▸ Task directions
The lines from the start of the records through the one containing "Consider the formula: P = IV" are to be restated word for word; please include both ends.

▸ Extracted data
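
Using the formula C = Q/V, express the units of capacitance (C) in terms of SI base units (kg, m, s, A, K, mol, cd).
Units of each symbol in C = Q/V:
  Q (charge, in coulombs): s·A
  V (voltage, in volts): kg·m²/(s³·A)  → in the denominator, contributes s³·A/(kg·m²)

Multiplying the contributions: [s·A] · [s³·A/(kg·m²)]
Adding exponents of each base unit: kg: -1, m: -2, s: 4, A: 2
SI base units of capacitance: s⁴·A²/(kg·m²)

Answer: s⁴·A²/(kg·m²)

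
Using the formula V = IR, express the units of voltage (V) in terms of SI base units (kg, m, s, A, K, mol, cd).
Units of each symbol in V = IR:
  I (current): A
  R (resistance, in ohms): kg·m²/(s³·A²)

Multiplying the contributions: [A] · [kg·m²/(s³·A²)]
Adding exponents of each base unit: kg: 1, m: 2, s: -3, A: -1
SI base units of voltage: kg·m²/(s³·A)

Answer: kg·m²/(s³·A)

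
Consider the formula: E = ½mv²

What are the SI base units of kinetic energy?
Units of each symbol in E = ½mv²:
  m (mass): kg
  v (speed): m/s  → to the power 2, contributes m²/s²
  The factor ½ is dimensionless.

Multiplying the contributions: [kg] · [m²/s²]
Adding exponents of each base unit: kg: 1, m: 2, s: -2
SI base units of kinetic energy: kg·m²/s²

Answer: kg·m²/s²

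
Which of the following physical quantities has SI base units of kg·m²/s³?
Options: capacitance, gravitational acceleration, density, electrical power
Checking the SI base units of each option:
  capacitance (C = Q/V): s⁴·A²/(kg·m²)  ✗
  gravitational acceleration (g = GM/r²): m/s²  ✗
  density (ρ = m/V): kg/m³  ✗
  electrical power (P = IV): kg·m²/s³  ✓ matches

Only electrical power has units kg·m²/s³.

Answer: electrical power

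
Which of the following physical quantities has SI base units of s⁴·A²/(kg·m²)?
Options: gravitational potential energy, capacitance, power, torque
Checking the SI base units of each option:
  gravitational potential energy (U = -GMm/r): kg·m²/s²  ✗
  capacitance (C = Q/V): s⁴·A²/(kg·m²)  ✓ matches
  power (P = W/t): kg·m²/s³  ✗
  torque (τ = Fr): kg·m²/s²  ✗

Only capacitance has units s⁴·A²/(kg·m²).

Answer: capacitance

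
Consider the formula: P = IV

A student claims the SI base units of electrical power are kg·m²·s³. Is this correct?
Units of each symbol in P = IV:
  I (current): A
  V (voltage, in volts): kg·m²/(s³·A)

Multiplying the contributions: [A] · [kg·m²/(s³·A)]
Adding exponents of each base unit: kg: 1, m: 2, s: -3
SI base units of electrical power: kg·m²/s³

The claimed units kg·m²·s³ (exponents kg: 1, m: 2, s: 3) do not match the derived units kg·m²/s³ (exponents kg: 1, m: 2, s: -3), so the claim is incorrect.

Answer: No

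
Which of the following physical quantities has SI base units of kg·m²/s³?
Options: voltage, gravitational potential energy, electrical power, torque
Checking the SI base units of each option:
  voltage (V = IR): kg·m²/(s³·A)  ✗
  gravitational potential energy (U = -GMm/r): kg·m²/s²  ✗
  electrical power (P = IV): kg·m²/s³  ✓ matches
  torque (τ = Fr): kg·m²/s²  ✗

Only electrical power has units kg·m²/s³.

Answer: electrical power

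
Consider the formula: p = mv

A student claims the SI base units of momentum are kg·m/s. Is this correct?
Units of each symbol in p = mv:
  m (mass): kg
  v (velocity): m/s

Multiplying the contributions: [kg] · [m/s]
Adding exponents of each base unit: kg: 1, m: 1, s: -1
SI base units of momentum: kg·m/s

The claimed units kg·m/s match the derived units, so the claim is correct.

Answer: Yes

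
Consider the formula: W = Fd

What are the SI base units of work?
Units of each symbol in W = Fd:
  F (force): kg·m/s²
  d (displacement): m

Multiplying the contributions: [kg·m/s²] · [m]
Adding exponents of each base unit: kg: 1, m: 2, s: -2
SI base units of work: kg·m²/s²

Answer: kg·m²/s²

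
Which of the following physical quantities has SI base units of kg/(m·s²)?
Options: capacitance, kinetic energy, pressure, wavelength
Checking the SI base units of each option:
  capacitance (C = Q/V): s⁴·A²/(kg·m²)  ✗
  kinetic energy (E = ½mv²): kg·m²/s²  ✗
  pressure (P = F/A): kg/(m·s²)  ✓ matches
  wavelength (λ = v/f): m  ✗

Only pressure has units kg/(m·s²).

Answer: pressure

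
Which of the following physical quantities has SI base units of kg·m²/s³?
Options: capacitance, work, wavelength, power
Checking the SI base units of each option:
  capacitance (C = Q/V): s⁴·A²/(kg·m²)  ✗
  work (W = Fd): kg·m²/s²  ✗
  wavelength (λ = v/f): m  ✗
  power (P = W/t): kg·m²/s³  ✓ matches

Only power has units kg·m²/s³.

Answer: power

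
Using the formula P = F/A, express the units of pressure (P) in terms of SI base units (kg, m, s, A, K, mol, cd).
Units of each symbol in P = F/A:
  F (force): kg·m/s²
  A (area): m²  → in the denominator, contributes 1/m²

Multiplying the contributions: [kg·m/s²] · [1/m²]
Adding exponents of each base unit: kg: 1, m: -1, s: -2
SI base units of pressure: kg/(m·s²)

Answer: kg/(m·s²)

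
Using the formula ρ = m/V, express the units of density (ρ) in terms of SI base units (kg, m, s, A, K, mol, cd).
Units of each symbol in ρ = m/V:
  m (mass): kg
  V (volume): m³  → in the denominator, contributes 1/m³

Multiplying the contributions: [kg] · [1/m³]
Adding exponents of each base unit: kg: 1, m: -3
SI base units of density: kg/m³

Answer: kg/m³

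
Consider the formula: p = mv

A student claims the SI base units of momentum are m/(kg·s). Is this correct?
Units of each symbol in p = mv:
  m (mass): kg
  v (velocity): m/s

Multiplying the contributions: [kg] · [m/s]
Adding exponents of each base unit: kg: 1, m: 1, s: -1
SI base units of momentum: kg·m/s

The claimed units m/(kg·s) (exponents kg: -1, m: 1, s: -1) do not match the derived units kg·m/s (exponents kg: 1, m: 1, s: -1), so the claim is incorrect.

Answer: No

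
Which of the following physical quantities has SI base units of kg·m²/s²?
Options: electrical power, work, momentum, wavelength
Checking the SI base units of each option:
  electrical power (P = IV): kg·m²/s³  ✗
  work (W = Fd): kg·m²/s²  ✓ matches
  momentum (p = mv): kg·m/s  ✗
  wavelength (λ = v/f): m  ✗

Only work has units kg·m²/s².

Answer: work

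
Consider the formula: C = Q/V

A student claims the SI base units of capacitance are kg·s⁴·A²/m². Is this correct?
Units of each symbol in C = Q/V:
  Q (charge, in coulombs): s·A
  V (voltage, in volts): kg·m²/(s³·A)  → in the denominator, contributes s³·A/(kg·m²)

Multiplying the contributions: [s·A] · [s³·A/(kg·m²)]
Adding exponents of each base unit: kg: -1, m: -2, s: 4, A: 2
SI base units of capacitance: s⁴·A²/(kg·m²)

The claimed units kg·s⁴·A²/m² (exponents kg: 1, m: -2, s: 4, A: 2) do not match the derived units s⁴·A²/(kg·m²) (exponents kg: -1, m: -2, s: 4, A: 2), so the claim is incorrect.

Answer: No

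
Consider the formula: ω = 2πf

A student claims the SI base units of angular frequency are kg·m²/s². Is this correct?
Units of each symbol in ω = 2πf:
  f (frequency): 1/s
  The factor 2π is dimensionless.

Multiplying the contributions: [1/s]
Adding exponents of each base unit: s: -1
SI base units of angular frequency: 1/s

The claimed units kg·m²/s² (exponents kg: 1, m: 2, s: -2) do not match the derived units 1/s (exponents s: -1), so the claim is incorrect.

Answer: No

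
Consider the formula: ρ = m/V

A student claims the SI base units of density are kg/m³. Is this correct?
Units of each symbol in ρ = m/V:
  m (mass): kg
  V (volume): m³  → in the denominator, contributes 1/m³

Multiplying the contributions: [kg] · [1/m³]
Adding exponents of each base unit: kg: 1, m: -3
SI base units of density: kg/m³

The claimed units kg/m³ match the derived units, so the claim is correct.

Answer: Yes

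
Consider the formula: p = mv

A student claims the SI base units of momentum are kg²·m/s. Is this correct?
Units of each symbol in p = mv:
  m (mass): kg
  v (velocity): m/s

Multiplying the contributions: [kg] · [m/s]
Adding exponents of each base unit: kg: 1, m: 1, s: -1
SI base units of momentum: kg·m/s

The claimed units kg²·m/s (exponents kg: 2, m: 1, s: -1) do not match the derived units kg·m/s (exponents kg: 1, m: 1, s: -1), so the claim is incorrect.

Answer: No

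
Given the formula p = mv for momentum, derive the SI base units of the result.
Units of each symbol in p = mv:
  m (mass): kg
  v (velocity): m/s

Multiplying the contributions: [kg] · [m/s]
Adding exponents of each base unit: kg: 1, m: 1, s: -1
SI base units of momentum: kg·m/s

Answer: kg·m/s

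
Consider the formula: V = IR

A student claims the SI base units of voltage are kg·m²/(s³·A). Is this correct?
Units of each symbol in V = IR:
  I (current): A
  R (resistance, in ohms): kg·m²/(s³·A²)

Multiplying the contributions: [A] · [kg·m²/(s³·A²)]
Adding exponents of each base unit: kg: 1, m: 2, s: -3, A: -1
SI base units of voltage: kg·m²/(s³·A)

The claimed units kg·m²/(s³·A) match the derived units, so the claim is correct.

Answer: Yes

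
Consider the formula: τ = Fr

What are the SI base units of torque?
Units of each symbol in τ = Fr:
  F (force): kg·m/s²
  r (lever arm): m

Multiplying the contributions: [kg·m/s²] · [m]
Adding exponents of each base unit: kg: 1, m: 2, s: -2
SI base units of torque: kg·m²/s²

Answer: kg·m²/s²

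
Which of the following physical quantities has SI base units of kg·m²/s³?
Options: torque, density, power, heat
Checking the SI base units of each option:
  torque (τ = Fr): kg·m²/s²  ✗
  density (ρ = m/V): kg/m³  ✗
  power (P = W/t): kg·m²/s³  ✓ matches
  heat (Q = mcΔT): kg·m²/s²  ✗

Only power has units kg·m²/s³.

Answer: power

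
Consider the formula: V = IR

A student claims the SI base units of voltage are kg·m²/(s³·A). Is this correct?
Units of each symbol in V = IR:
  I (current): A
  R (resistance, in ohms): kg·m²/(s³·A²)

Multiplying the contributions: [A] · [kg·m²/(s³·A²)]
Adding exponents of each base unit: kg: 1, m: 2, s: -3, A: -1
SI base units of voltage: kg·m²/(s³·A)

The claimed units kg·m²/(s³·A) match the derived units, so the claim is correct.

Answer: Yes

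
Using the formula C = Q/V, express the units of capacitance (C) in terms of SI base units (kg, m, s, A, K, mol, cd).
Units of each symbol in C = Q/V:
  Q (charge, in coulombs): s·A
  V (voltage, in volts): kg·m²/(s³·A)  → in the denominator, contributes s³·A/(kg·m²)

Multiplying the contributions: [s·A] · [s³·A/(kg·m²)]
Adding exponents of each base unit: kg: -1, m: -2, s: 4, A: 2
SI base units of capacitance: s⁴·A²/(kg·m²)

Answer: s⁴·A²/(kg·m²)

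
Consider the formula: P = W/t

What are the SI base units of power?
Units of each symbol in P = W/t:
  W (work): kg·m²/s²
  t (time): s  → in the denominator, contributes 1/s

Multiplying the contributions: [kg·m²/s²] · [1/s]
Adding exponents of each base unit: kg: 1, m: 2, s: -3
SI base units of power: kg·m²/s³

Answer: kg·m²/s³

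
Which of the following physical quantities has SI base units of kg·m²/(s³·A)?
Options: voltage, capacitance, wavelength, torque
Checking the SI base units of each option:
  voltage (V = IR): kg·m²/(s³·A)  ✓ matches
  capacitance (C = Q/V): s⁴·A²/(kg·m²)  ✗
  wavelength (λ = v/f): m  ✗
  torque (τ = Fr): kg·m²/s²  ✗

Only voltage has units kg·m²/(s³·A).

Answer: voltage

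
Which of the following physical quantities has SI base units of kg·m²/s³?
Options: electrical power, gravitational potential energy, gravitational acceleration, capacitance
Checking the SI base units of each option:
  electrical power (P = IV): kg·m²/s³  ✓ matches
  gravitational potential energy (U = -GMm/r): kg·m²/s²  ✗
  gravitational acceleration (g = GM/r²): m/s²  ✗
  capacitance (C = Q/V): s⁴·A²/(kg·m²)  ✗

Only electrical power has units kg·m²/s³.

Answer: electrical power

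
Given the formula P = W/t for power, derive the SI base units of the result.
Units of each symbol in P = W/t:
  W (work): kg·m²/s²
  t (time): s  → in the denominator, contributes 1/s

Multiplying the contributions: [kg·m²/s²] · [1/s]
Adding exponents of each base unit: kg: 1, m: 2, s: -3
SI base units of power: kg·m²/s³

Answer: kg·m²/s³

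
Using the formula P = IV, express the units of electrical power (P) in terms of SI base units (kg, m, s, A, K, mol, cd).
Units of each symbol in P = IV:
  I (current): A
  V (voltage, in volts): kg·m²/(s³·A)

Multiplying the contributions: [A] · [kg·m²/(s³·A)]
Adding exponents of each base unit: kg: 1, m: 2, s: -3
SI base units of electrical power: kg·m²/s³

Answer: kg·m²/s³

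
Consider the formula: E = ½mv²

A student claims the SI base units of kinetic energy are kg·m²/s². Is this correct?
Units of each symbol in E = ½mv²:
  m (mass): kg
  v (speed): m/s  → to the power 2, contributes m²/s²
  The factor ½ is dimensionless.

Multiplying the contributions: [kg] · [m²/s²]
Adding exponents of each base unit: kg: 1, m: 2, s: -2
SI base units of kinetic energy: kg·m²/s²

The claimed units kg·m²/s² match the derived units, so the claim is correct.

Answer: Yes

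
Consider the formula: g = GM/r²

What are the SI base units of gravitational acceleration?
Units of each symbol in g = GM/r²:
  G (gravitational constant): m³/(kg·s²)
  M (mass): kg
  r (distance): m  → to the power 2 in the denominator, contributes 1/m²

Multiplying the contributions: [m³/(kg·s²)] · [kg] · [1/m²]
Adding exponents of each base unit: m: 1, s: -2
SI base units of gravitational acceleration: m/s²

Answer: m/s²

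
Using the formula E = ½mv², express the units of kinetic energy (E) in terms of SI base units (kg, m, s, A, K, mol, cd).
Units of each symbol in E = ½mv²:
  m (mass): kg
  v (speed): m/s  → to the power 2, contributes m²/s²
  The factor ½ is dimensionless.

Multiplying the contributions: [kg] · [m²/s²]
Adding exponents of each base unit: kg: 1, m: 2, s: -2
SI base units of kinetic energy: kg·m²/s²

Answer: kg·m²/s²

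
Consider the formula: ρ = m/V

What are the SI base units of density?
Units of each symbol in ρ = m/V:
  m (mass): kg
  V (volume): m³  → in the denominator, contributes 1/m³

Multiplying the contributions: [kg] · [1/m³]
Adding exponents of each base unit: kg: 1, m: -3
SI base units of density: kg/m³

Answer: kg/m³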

▸ Task output
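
Using the formula C = Q/V, express the units of capacitance (C) in terms of SI base units (kg, m, s, A, K, mol, cd).
Units of each symbol in C = Q/V:
  Q (charge, in coulombs): s·A
  V (voltage, in volts): kg·m²/(s³·A)  → in the denominator, contributes s³·A/(kg·m²)

Multiplying the contributions: [s·A] · [s³·A/(kg·m²)]
Adding exponents of each base unit: kg: -1, m: -2, s: 4, A: 2
SI base units of capacitance: s⁴·A²/(kg·m²)

Answer: s⁴·A²/(kg·m²)

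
Using the formula V = IR, express the units of voltage (V) in terms of SI base units (kg, m, s, A, K, mol, cd).
Units of each symbol in V = IR:
  I (current): A
  R (resistance, in ohms): kg·m²/(s³·A²)

Multiplying the contributions: [A] · [kg·m²/(s³·A²)]
Adding exponents of each base unit: kg: 1, m: 2, s: -3, A: -1
SI base units of voltage: kg·m²/(s³·A)

Answer: kg·m²/(s³·A)

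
Consider the formula: E = ½mv²

What are the SI base units of kinetic energy?
Units of each symbol in E = ½mv²:
  m (mass): kg
  v (speed): m/s  → to the power 2, contributes m²/s²
  The factor ½ is dimensionless.

Multiplying the contributions: [kg] · [m²/s²]
Adding exponents of each base unit: kg: 1, m: 2, s: -2
SI base units of kinetic energy: kg·m²/s²

Answer: kg·m²/s²

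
Which of the following physical quantities has SI base units of kg·m²/s³?
Options: capacitance, gravitational acceleration, density, electrical power
Checking the SI base units of each option:
  capacitance (C = Q/V): s⁴·A²/(kg·m²)  ✗
  gravitational acceleration (g = GM/r²): m/s²  ✗
  density (ρ = m/V): kg/m³  ✗
  electrical power (P = IV): kg·m²/s³  ✓ matches

Only electrical power has units kg·m²/s³.

Answer: electrical power

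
Which of the following physical quantities has SI base units of s⁴·A²/(kg·m²)?
Options: gravitational potential energy, capacitance, power, torque
Checking the SI base units of each option:
  gravitational potential energy (U = -GMm/r): kg·m²/s²  ✗
  capacitance (C = Q/V): s⁴·A²/(kg·m²)  ✓ matches
  power (P = W/t): kg·m²/s³  ✗
  torque (τ = Fr): kg·m²/s²  ✗

Only capacitance has units s⁴·A²/(kg·m²).

Answer: capacitance

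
Consider the formula: P = IV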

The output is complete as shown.